[Prompt] Set down every record once more, exactly as given.

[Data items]
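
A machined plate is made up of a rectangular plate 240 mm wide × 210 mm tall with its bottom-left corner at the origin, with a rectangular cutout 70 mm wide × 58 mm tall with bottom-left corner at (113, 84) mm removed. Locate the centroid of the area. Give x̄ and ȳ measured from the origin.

plate: A = 240 × 210 = 50400.00, centroid at (120.00, 105.00).
hole: A = −(70 × 58) = -4060.00, centroid at (148.00, 113.00).
ΣA = 46340.00 mm², ΣAx̄ = 5447120.00 mm³, ΣAȳ = 4833220.00 mm³.
x̄ = 5447120.00/46340.00 = 117.55 mm; ȳ = 4833220.00/46340.00 = 104.30 mm.

x̄ = 117.55 mm, ȳ = 104.30 mm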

[Result]
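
A machined plate is made up of a rectangular plate 240 mm wide × 210 mm tall with its bottom-left corner at the origin, with a rectangular cutout 70 mm wide × 58 mm tall with bottom-left corner at (113, 84) mm removed. Locate the centroid of the area. Give x̄ and ȳ measured from the origin.

plate: A = 240 × 210 = 50400.00, centroid at (120.00, 105.00).
hole: A = −(70 × 58) = -4060.00, centroid at (148.00, 113.00).
ΣA = 46340.00 mm², ΣAx̄ = 5447120.00 mm³, ΣAȳ = 4833220.00 mm³.
x̄ = 5447120.00/46340.00 = 117.55 mm; ȳ = 4833220.00/46340.00 = 104.30 mm.

x̄ = 117.55 mm, ȳ = 104.30 mm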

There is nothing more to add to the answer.